Saved data entries
*-*-*
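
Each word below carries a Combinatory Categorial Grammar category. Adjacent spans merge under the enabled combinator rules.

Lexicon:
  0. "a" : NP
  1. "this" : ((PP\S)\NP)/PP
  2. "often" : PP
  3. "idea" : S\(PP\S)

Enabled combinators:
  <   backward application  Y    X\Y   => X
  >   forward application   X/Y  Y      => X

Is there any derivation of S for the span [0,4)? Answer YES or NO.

YES

[0,4] S   <
  [0,3] PP\S   <
    [0,1] "a" : NP
    [1,3] (PP\S)\NP   >
      [1,2] "this" : ((PP\S)\NP)/PP
      [2,3] "often" : PP
  [3,4] "idea" : S\(PP\S)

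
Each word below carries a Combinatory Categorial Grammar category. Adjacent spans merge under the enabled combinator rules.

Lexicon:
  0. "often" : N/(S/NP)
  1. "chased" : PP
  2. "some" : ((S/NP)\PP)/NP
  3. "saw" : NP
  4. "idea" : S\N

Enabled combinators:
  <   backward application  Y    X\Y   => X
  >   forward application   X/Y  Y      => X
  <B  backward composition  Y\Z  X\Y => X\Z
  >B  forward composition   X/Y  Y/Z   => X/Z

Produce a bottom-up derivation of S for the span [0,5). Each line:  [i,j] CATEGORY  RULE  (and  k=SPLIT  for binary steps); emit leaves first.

[0,5] S   <
  [0,4] N   >
    [0,1] "often" : N/(S/NP)
    [1,4] S/NP   <
      [1,2] "chased" : PP
      [2,4] (S/NP)\PP   >
        [2,3] "some" : ((S/NP)\PP)/NP
        [3,4] "saw" : NP
  [4,5] "idea" : S\N

[0,1] N/(S/NP)  lex  "often"
[1,2] PP  lex  "chased"
[2,3] ((S/NP)\PP)/NP  lex  "some"
[3,4] NP  lex  "saw"
[2,4] (S/NP)\PP  >  k=3
[1,4] S/NP  <  k=2
[0,4] N  >  k=1
[4,5] S\N  lex  "idea"
[0,5] S  <  k=4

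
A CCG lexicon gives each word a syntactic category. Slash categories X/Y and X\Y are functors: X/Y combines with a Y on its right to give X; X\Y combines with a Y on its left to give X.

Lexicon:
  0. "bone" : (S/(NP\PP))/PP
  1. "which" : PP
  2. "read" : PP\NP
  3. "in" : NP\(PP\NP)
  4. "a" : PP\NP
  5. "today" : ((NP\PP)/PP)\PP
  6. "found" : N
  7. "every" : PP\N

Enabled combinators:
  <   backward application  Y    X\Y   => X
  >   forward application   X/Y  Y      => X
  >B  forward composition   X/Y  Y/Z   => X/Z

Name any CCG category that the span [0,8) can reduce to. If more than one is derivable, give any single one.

[0,8] S   >
  [0,2] S/(NP\PP)   >
    [0,1] "bone" : (S/(NP\PP))/PP
    [1,2] "which" : PP
  [2,8] NP\PP   >
    [2,6] (NP\PP)/PP   <
      [2,5] PP   <
        [2,4] NP   <
          [2,3] "read" : PP\NP
          [3,4] "in" : NP\(PP\NP)
        [4,5] "a" : PP\NP
      [5,6] "today" : ((NP\PP)/PP)\PP
    [6,8] PP   <
      [6,7] "found" : N
      [7,8] "every" : PP\N

S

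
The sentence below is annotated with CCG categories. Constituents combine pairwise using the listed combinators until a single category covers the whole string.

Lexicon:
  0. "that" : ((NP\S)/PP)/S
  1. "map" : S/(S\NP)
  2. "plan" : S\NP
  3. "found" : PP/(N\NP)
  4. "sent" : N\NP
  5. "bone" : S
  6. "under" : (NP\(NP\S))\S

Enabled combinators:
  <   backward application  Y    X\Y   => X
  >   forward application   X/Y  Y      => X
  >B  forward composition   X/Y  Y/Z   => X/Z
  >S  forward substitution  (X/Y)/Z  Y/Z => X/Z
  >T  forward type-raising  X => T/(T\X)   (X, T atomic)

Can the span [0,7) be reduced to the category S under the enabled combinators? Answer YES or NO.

NO

((NP\S)/PP)/S S/(S\NP) S\NP PP/(N\NP) N\NP S (NP\(NP\S))\S
CKY chart[0,7] = {N/(N\NP), NP, NP/(NP\NP), PP/(PP\NP), S/(S\NP)}; S ∉ chart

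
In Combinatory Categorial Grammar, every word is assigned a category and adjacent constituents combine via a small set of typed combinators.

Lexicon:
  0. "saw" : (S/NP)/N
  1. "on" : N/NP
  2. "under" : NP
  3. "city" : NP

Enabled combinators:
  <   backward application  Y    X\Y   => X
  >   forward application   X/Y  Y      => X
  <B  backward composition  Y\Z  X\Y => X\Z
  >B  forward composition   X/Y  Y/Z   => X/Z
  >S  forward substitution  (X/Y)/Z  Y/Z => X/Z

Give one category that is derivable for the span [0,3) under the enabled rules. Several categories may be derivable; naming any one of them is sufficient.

[0,4] S   >
  [0,3] S/NP   >
    [0,1] "saw" : (S/NP)/N
    [1,3] N   >
      [1,2] "on" : N/NP
      [2,3] "under" : NP
  [3,4] "city" : NP

S/NP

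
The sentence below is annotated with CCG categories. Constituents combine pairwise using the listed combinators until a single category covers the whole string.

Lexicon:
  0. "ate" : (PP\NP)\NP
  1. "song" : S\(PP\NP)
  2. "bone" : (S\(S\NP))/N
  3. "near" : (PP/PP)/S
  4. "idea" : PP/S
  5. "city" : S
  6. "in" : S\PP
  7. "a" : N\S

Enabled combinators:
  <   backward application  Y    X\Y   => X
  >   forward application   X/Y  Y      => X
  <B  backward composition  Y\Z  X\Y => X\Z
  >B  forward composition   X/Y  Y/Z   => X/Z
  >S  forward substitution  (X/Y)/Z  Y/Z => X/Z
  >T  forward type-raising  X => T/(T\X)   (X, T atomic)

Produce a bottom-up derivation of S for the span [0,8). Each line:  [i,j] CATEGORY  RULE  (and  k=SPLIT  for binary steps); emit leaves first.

[0,1] (PP\NP)\NP  lex  "ate"
[1,2] S\(PP\NP)  lex  "song"
[0,2] S\NP  <B  k=1
[2,3] (S\(S\NP))/N  lex  "bone"
[3,4] (PP/PP)/S  lex  "near"
[4,5] PP/S  lex  "idea"
[3,5] PP/S  >S  k=4
[5,6] S  lex  "city"
[3,6] PP  >  k=5
[6,7] S\PP  lex  "in"
[3,7] S  <  k=6
[7,8] N\S  lex  "a"
[3,8] N  <  k=7
[2,8] S\(S\NP)  >  k=3
[0,8] S  <  k=2

[0,8] S   <
  [0,2] S\NP   <B
    [0,1] "ate" : (PP\NP)\NP
    [1,2] "song" : S\(PP\NP)
  [2,8] S\(S\NP)   >
    [2,3] "bone" : (S\(S\NP))/N
    [3,8] N   <
      [3,7] S   <
        [3,6] PP   >
          [3,5] PP/S   >S
            [3,4] "near" : (PP/PP)/S
            [4,5] "idea" : PP/S
          [5,6] "city" : S
        [6,7] "in" : S\PP
      [7,8] "a" : N\S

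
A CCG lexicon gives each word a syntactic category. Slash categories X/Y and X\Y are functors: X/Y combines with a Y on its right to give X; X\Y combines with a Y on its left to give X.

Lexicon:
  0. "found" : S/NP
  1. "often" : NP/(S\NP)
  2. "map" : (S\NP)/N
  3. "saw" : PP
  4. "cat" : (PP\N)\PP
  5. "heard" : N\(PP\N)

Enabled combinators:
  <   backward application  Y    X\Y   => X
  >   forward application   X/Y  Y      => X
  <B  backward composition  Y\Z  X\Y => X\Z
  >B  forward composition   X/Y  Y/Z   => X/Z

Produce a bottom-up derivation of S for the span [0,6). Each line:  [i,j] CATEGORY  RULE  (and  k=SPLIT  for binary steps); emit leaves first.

[0,6] S   >
  [0,1] "found" : S/NP
  [1,6] NP   >
    [1,3] NP/N   >B
      [1,2] "often" : NP/(S\NP)
      [2,3] "map" : (S\NP)/N
    [3,6] N   <
      [3,5] PP\N   <
        [3,4] "saw" : PP
        [4,5] "cat" : (PP\N)\PP
      [5,6] "heard" : N\(PP\N)

[0,1] S/NP  lex  "found"
[1,2] NP/(S\NP)  lex  "often"
[2,3] (S\NP)/N  lex  "map"
[1,3] NP/N  >B  k=2
[3,4] PP  lex  "saw"
[4,5] (PP\N)\PP  lex  "cat"
[3,5] PP\N  <  k=4
[5,6] N\(PP\N)  lex  "heard"
[3,6] N  <  k=5
[1,6] NP  >  k=3
[0,6] S  >  k=1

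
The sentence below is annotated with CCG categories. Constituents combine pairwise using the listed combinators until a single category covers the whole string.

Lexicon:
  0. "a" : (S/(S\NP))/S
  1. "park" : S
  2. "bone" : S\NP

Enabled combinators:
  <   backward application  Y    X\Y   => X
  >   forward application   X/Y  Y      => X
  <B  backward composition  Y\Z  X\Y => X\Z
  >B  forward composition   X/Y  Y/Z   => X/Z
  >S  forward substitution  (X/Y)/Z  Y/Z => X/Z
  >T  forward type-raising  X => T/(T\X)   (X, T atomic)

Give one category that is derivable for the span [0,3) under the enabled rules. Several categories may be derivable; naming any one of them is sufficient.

S

[0,3] S   >
  [0,2] S/(S\NP)   >
    [0,1] "a" : (S/(S\NP))/S
    [1,2] "park" : S
  [2,3] "bone" : S\NP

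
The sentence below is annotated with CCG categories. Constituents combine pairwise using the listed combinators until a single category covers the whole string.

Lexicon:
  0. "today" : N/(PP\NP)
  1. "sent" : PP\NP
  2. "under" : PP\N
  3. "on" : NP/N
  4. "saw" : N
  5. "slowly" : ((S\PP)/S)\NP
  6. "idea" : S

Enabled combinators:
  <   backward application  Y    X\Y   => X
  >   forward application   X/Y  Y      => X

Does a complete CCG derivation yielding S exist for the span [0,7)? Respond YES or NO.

[0,7] S   <
  [0,3] PP   <
    [0,2] N   >
      [0,1] "today" : N/(PP\NP)
      [1,2] "sent" : PP\NP
    [2,3] "under" : PP\N
  [3,7] S\PP   >
    [3,6] (S\PP)/S   <
      [3,5] NP   >
        [3,4] "on" : NP/N
        [4,5] "saw" : N
      [5,6] "slowly" : ((S\PP)/S)\NP
    [6,7] "idea" : S

YES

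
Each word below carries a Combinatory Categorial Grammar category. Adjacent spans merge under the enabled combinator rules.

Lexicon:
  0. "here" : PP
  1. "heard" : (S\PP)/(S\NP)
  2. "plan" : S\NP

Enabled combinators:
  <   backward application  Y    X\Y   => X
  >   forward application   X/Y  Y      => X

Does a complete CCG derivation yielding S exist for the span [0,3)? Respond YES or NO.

YES

[0,3] S   <
  [0,1] "here" : PP
  [1,3] S\PP   >
    [1,2] "heard" : (S\PP)/(S\NP)
    [2,3] "plan" : S\NP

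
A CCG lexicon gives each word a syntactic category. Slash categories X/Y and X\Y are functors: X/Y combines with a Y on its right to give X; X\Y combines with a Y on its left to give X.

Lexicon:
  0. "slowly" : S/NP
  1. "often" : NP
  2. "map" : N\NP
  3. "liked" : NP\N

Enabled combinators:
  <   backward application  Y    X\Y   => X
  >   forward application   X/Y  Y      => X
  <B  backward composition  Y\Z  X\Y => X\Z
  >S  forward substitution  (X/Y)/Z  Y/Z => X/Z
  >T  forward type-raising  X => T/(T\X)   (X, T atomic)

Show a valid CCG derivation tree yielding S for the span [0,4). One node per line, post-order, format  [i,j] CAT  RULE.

[0,1] S/NP  lex  "slowly"
[1,2] NP  lex  "often"
[2,3] N\NP  lex  "map"
[1,3] N  <  k=2
[3,4] NP\N  lex  "liked"
[1,4] NP  <  k=3
[0,4] S  >  k=1

[0,4] S   >
  [0,1] "slowly" : S/NP
  [1,4] NP   <
    [1,3] N   <
      [1,2] "often" : NP
      [2,3] "map" : N\NP
    [3,4] "liked" : NP\N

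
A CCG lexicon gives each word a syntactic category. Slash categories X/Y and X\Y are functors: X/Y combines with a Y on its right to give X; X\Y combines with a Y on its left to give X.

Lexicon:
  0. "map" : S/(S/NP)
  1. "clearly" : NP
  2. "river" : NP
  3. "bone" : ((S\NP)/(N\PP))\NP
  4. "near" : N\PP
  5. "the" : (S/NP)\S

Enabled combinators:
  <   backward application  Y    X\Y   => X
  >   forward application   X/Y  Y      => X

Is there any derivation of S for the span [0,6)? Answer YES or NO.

[0,6] S   >
  [0,1] "map" : S/(S/NP)
  [1,6] S/NP   <
    [1,5] S   <
      [1,2] "clearly" : NP
      [2,5] S\NP   >
        [2,4] (S\NP)/(N\PP)   <
          [2,3] "river" : NP
          [3,4] "bone" : ((S\NP)/(N\PP))\NP
        [4,5] "near" : N\PP
    [5,6] "the" : (S/NP)\S

YES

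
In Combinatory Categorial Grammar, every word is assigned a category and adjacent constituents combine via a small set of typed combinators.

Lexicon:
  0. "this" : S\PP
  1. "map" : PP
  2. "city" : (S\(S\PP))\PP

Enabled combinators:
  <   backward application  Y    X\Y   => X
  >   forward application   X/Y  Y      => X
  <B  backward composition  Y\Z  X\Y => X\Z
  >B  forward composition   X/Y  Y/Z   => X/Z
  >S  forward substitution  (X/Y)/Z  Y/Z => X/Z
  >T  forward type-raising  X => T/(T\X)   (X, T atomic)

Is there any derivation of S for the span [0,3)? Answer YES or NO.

[0,3] S   <
  [0,1] "this" : S\PP
  [1,3] S\(S\PP)   <
    [1,2] "map" : PP
    [2,3] "city" : (S\(S\PP))\PP

YES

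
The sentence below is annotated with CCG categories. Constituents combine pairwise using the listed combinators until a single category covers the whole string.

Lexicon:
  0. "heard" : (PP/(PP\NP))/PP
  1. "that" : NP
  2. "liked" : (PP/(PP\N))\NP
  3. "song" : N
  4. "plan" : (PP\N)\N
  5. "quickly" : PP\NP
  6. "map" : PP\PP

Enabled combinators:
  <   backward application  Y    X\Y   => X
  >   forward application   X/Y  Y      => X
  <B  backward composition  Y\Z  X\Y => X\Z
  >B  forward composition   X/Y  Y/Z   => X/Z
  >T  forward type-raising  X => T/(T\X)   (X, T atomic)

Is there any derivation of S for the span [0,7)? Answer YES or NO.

(PP/(PP\NP))/PP NP (PP/(PP\N))\NP N (PP\N)\N PP\NP PP\PP
CKY chart[0,7] = {N/(N\PP), NP/(NP\PP), PP, PP/(PP\PP), S/(S\PP)}; S ∉ chart

NO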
*-*-*
How to complete this task:
Look above for the line containing "Is there any derivation of S for the span [0,6)?", then please write out that line and each one after it through the end, exactly, with nothing else.

The completed task:
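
Is there any derivation of S for the span [0,6)? Answer YES or NO.

[0,6] S   >
  [0,1] "map" : S/(S/NP)
  [1,6] S/NP   <
    [1,5] S   <
      [1,2] "clearly" : NP
      [2,5] S\NP   >
        [2,4] (S\NP)/(N\PP)   <
          [2,3] "river" : NP
          [3,4] "bone" : ((S\NP)/(N\PP))\NP
        [4,5] "near" : N\PP
    [5,6] "the" : (S/NP)\S

YES

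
In Combinatory Categorial Grammar, every word is assigned a category and adjacent constituents combine via a small set of typed combinators.

Lexicon:
  0. "this" : S\PP
  1. "map" : PP
  2. "city" : (S\(S\PP))\PP

Enabled combinators:
  <   backward application  Y    X\Y   => X
  >   forward application   X/Y  Y      => X
  <B  backward composition  Y\Z  X\Y => X\Z
  >B  forward composition   X/Y  Y/Z   => X/Z
  >S  forward substitution  (X/Y)/Z  Y/Z => X/Z
  >T  forward type-raising  X => T/(T\X)   (X, T atomic)

Is there any derivation of S for the span [0,3)? Answer YES or NO.

[0,3] S   <
  [0,1] "this" : S\PP
  [1,3] S\(S\PP)   <
    [1,2] "map" : PP
    [2,3] "city" : (S\(S\PP))\PP

YES

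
The sentence below is annotated with CCG categories. Constituents combine pairwise using the listed combinators until a single category covers the whole string.

Lexicon:
  0. "heard" : (PP/(PP\NP))/PP
  1. "that" : NP
  2. "liked" : (PP/(PP\N))\NP
  3. "song" : N
  4. "plan" : (PP\N)\N
  5. "quickly" : PP\NP
  6. "map" : PP\PP

Enabled combinators:
  <   backward application  Y    X\Y   => X
  >   forward application   X/Y  Y      => X
  <B  backward composition  Y\Z  X\Y => X\Z
  >B  forward composition   X/Y  Y/Z   => X/Z
  >T  forward type-raising  X => T/(T\X)   (X, T atomic)

Is there any derivation of S for the span [0,7)? Answer YES or NO.

(PP/(PP\NP))/PP NP (PP/(PP\N))\NP N (PP\N)\N PP\NP PP\PP
CKY chart[0,7] = {N/(N\PP), NP/(NP\PP), PP, PP/(PP\PP), S/(S\PP)}; S ∉ chart

NO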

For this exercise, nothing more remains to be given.